▶ EXERCISE DETAILS
The entries below should be output exactly as written.

◇ ◇ ◇ ◇ ◇

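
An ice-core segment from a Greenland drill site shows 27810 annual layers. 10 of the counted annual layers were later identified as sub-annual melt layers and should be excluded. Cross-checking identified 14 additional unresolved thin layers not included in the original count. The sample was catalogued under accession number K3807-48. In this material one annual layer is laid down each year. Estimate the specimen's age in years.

27814 yr

Correcting the raw count gives 27810 − 10 + 14 = 27814 true annual layers.
With a one-to-one annual layer periodicity this is 27814 years.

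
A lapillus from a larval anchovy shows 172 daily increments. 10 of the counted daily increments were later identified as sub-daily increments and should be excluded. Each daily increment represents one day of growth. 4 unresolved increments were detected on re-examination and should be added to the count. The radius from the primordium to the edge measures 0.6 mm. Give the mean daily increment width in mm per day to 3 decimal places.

0.004 mm per day

Correcting the raw count gives 172 − 10 + 4 = 166 true daily increments.
0.6 mm over 166 days gives 0.6 / 166 ≈ 0.004 mm per day.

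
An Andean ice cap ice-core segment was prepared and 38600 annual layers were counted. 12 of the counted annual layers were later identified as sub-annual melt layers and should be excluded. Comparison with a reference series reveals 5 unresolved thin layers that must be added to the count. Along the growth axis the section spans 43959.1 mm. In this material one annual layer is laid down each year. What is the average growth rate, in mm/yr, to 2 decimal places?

Correcting the raw count gives 38600 − 12 + 5 = 38593 true annual layers.
Extension rate ≈ 43959.1 / 38593 = 1.14 mm/yr.

1.14 mm/yr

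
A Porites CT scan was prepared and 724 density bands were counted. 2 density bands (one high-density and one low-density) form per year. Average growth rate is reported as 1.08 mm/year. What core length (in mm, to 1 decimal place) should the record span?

391.0 mm

With 2 density bands per year, 724 / 2 = 362 years.
362 years at 1.08 mm/year gives 1.08 × 362 = 391.0 mm.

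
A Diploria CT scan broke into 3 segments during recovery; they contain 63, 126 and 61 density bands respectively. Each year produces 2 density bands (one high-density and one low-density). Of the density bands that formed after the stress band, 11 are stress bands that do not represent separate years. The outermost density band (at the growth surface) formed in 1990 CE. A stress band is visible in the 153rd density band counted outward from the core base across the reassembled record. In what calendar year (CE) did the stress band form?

Total density bands = 63 + 126 + 61 = 250.
250 − 153 = 97 density bands lie beyond the stress band toward the growth surface.
Excluding 11 false density bands: 97 − 11 = 86.
86 density bands at 2 per year is 86 / 2 = 43 years.
The density band at the growth surface is 1990 CE, so the stress band dates to 1990 − 43 = 1947 CE.

1947 CE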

◇ ◇ ◇ ◇ ◇

▶ RESPONSE TO THIS TASK
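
An ice-core segment from a Greenland drill site shows 27810 annual layers. 10 of the counted annual layers were later identified as sub-annual melt layers and should be excluded. Cross-checking identified 14 additional unresolved thin layers not included in the original count. The sample was catalogued under accession number K3807-48. In this material one annual layer is laid down each year. Estimate the specimen's age in years.

27814 yr

Correcting the raw count gives 27810 − 10 + 14 = 27814 true annual layers.
With a one-to-one annual layer periodicity this is 27814 years.

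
A lapillus from a larval anchovy shows 172 daily increments. 10 of the counted daily increments were later identified as sub-daily increments and should be excluded. Each daily increment represents one day of growth. 4 unresolved increments were detected on re-examination and should be added to the count. The radius from the primordium to the edge measures 0.6 mm. Give the mean daily increment width in mm per day to 3 decimal places.

0.004 mm per day

Correcting the raw count gives 172 − 10 + 4 = 166 true daily increments.
0.6 mm over 166 days gives 0.6 / 166 ≈ 0.004 mm per day.

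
An Andean ice cap ice-core segment was prepared and 38600 annual layers were counted. 12 of the counted annual layers were later identified as sub-annual melt layers and should be excluded. Comparison with a reference series reveals 5 unresolved thin layers that must be added to the count. Along the growth axis the section spans 43959.1 mm. In this material one annual layer is laid down each year. What is the average growth rate, in mm/yr, to 2 decimal places?

Correcting the raw count gives 38600 − 12 + 5 = 38593 true annual layers.
Extension rate ≈ 43959.1 / 38593 = 1.14 mm/yr.

1.14 mm/yr

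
A Porites CT scan was prepared and 724 density bands were counted. 2 density bands (one high-density and one low-density) form per year. Average growth rate is reported as 1.08 mm/year. What core length (in mm, to 1 decimal place) should the record span?

391.0 mm

With 2 density bands per year, 724 / 2 = 362 years.
362 years at 1.08 mm/year gives 1.08 × 362 = 391.0 mm.

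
A Diploria CT scan broke into 3 segments during recovery; they contain 63, 126 and 61 density bands respectively. Each year produces 2 density bands (one high-density and one low-density). Of the density bands that formed after the stress band, 11 are stress bands that do not represent separate years. The outermost density band (at the growth surface) formed in 1990 CE. A stress band is visible in the 153rd density band counted outward from the core base across the reassembled record. In what calendar year (CE) did the stress band form?

Total density bands = 63 + 126 + 61 = 250.
250 − 153 = 97 density bands lie beyond the stress band toward the growth surface.
Excluding 11 false density bands: 97 − 11 = 86.
86 density bands at 2 per year is 86 / 2 = 43 years.
The density band at the growth surface is 1990 CE, so the stress band dates to 1990 − 43 = 1947 CE.

1947 CE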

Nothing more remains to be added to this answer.